Task objective:
Repeat word for word every line from the one holding "Survey records give DH4: 37.419°N, 40.837°W" to the end of the material below.

——

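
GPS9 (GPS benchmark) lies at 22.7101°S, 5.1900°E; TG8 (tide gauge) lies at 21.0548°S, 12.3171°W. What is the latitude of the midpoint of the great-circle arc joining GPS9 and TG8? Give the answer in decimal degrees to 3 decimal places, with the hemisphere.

22.116°S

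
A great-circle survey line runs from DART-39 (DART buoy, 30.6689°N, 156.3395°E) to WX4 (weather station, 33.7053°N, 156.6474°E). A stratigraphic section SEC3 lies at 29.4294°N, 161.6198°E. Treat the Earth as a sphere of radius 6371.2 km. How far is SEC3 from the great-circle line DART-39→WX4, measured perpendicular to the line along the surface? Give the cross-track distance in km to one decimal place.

δ₁₃ = central angle DART-39→SEC3 = 0.082644 rad  (haversine)
θ₁₃ = bearing DART-39→SEC3 = 103.840°,  θ₁₂ = bearing DART-39→WX4 = 4.824°
dₓₜ = R·arcsin(sin δ₁₃ · sin(θ₁₃ − θ₁₂)) = 6371.2·arcsin(0.08255·sin(99.016°)) = 520.019 km
|dₓₜ| = 520.019 km

520.0 km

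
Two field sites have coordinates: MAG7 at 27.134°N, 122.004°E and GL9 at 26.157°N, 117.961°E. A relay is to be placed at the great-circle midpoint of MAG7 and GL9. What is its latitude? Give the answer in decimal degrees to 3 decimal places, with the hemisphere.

Bx = cos φ₂ cos Δλ = 0.895356,  By = cos φ₂ sin Δλ = -0.063285
φₘ = atan2(sin φ₁ + sin φ₂, √((cos φ₁ + Bx)² + By²)) = 26.65980°
λₘ = λ₁ + atan2(By, cos φ₁ + Bx) = 119.97385°

26.660°N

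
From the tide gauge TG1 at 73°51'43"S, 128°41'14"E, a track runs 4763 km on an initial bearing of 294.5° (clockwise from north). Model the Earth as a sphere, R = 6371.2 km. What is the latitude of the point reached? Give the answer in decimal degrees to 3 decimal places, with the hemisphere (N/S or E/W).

38.761°S

TG1: φ = -73.86194°, λ = +128.68722°
δ = d/R = 4763/6371.2 = 0.747583 rad
φ₂ = arcsin(sin φ₁ cos δ + cos φ₁ sin δ cos θ)
   = arcsin(-0.96059·0.73333 + 0.27795·0.67987·0.41469) = -38.76091°
λ₂ = λ₁ + atan2(sin θ sin δ cos φ₁, cos δ − sin φ₁ sin φ₂) = 76.18428°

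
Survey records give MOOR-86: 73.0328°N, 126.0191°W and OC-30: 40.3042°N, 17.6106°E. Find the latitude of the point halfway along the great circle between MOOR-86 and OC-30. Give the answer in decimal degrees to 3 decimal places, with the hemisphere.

Bx = cos φ₂ cos Δλ = -0.614063,  By = cos φ₂ sin Δλ = 0.452235
φₘ = atan2(sin φ₁ + sin φ₂, √((cos φ₁ + Bx)² + By²)) = 70.89685°
λₘ = λ₁ + atan2(By, cos φ₁ + Bx) = -0.54743°

70.897°N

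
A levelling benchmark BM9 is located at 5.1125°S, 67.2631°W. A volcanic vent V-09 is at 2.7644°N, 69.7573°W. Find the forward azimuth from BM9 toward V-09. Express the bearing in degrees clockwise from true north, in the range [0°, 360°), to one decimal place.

342.4°

Δλ = -2.4942°
y = sin Δλ · cos φ₂ = -0.043468
x = cos φ₁ sin φ₂ − sin φ₁ cos φ₂ cos Δλ = 0.136961
θ = atan2(y, x) = -17.6080° → 342.3920° (mod 360°)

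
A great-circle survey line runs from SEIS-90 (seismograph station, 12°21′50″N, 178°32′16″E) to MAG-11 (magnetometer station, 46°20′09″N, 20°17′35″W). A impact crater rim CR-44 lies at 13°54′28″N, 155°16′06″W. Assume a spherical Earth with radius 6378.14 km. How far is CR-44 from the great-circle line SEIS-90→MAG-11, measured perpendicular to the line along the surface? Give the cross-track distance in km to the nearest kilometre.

SEIS-90: φ = +12.36389°, λ = +178.53778°
MAG-11: φ = +46.33583°, λ = -20.29306°
CR-44: φ = +13.90778°, λ = -155.26833°
δ₁₃ = central angle SEIS-90→CR-44 = 0.445802 rad  (haversine)
θ₁₃ = bearing SEIS-90→CR-44 = 83.570°,  θ₁₂ = bearing SEIS-90→MAG-11 = 14.749°
dₓₜ = R·arcsin(sin δ₁₃ · sin(θ₁₃ − θ₁₂)) = 6378.14·arcsin(0.43118·sin(68.822°)) = 2639.054 km
|dₓₜ| = 2639.054 km

2639 km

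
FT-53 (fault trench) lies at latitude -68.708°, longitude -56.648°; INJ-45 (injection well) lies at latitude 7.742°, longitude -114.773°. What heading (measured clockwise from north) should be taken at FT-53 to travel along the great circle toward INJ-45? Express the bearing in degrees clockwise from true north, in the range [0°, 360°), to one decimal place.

302.5°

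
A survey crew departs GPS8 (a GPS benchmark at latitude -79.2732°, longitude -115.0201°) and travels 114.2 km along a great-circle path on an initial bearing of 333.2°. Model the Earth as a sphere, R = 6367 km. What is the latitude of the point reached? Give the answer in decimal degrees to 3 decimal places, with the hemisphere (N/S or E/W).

78.347°S

δ = d/R = 114.2/6367 = 0.017936 rad
φ₂ = arcsin(sin φ₁ cos δ + cos φ₁ sin δ cos θ)
   = arcsin(-0.98253·0.99984 + 0.18613·0.01794·0.89259) = -78.34681°
λ₂ = λ₁ + atan2(sin θ sin δ cos φ₁, cos δ − sin φ₁ sin φ₂) = -117.31456°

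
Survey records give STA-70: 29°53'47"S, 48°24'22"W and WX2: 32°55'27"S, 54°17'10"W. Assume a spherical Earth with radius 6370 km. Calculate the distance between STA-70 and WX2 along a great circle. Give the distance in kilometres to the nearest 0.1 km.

STA-70: φ = -29.89639°, λ = -48.40611°
WX2: φ = -32.92417°, λ = -54.28611°
Δφ = -3.0278°,  Δλ = -5.8800°
a = sin²(Δφ/2) + cos φ₁ cos φ₂ sin²(Δλ/2) = 0.002612
c = 2·arcsin(√a) = 0.102266 rad = 5.8594°
d = R·c = 6370 × 0.102266 = 651.4 km

651.4 km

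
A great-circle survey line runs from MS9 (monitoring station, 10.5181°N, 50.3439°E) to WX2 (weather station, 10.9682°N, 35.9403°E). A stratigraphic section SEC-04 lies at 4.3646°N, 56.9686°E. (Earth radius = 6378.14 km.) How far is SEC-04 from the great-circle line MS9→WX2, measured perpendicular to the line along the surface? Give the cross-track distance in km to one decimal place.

635.5 km

δ₁₃ = central angle MS9→SEC-04 = 0.157052 rad  (haversine)
θ₁₃ = bearing MS9→SEC-04 = 132.654°,  θ₁₂ = bearing MS9→WX2 = 273.162°
dₓₜ = R·arcsin(sin δ₁₃ · sin(θ₁₃ − θ₁₂)) = 6378.14·arcsin(0.15641·sin(-140.507°)) = -635.496 km
|dₓₜ| = 635.496 km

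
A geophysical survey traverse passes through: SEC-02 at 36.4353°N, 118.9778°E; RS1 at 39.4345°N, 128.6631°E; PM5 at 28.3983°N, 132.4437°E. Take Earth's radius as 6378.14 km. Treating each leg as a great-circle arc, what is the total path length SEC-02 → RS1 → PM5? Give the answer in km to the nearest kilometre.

2190 km

SEC-02→RS1: c = 0.143136 rad, d = 912.94 km
RS1→PM5: c = 0.200194 rad, d = 1276.87 km
Total = 912.94 + 1276.87 = 2189.81 km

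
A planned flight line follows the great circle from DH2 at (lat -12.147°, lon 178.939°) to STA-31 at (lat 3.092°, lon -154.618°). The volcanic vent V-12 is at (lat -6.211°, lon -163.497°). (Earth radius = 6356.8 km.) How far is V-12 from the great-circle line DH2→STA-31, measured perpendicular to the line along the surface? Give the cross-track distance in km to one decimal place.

δ₁₃ = central angle DH2→V-12 = 0.319700 rad  (haversine)
θ₁₃ = bearing DH2→V-12 = 72.661°,  θ₁₂ = bearing DH2→STA-31 = 61.556°
dₓₜ = R·arcsin(sin δ₁₃ · sin(θ₁₃ − θ₁₂)) = 6356.8·arcsin(0.31428·sin(11.104°)) = 385.006 km
|dₓₜ| = 385.006 km

385.0 km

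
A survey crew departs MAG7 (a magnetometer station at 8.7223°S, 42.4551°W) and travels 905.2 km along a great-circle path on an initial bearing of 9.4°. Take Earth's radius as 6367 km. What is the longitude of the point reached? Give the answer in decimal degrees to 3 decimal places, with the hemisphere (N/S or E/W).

41.129°W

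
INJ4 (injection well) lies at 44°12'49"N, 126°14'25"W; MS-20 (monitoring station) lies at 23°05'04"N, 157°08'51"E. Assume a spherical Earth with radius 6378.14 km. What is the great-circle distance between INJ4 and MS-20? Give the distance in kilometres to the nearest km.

7211 km

INJ4: φ = +44.21361°, λ = -126.24028°
MS-20: φ = +23.08444°, λ = +157.14750°
Δφ = -21.1292°,  Δλ = -76.6122°
a = sin²(Δφ/2) + cos φ₁ cos φ₂ sin²(Δλ/2) = 0.286958
c = 2·arcsin(√a) = 1.130637 rad = 64.7807°
d = R·c = 6378.14 × 1.130637 = 7211.4 km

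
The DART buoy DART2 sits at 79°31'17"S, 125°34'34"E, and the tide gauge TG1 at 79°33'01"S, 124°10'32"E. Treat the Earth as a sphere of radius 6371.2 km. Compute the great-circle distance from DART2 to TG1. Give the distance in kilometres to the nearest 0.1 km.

28.5 km

DART2: φ = -79.52139°, λ = +125.57611°
TG1: φ = -79.55028°, λ = +124.17556°
Δφ = -0.0289°,  Δλ = -1.4006°
a = sin²(Δφ/2) + cos φ₁ cos φ₂ sin²(Δλ/2) = 0.000005
c = 2·arcsin(√a) = 0.004468 rad = 0.2560°
d = R·c = 6371.2 × 0.004468 = 28.5 km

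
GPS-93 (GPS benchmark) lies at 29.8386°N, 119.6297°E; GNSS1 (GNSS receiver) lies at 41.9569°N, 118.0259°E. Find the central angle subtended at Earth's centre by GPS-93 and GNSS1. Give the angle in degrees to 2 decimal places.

Δφ = 12.1183°,  Δλ = -1.6038°
a = sin²(Δφ/2) + cos φ₁ cos φ₂ sin²(Δλ/2) = 0.011268
c = 2·arcsin(√a) = 0.212705 rad = 12.1871°

12.19°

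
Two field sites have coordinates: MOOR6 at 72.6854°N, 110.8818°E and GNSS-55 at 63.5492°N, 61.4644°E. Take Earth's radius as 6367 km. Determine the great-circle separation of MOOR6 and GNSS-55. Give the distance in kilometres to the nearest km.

2198 km

Δφ = -9.1362°,  Δλ = -49.4174°
a = sin²(Δφ/2) + cos φ₁ cos φ₂ sin²(Δλ/2) = 0.029506
c = 2·arcsin(√a) = 0.345261 rad = 19.7820°
d = R·c = 6367 × 0.345261 = 2198.3 km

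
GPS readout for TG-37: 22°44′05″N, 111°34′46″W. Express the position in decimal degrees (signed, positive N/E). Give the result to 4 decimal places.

lat: 22.7347° N → +22.7347°
lon: 111.5794° W → -111.5794°

+22.7347°, -111.5794°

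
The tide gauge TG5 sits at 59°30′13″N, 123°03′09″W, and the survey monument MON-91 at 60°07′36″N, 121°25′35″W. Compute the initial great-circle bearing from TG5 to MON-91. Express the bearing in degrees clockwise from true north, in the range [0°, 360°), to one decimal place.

52.0°

TG5: φ = +59.50361°, λ = -123.05250°
MON-91: φ = +60.12667°, λ = -121.42639°
Δλ = 1.6261°
y = sin Δλ · cos φ₂ = 0.014134
x = cos φ₁ sin φ₂ − sin φ₁ cos φ₂ cos Δλ = 0.011047
θ = atan2(y, x) = 51.9896° → 51.9896° (mod 360°)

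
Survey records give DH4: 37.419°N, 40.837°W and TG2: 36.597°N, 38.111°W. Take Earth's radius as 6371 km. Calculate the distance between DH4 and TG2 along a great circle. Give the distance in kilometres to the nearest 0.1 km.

258.7 km

Δφ = -0.8220°,  Δλ = 2.7260°
a = sin²(Δφ/2) + cos φ₁ cos φ₂ sin²(Δλ/2) = 0.000412
c = 2·arcsin(√a) = 0.040610 rad = 2.3268°
d = R·c = 6371 × 0.040610 = 258.7 km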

——

Solution to this exercise:
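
Survey records give DH4: 37.419°N, 40.837°W and TG2: 36.597°N, 38.111°W. Take Earth's radius as 6371 km. Calculate the distance between DH4 and TG2 along a great circle. Give the distance in kilometres to the nearest 0.1 km.

258.7 km

Δφ = -0.8220°,  Δλ = 2.7260°
a = sin²(Δφ/2) + cos φ₁ cos φ₂ sin²(Δλ/2) = 0.000412
c = 2·arcsin(√a) = 0.040610 rad = 2.3268°
d = R·c = 6371 × 0.040610 = 258.7 km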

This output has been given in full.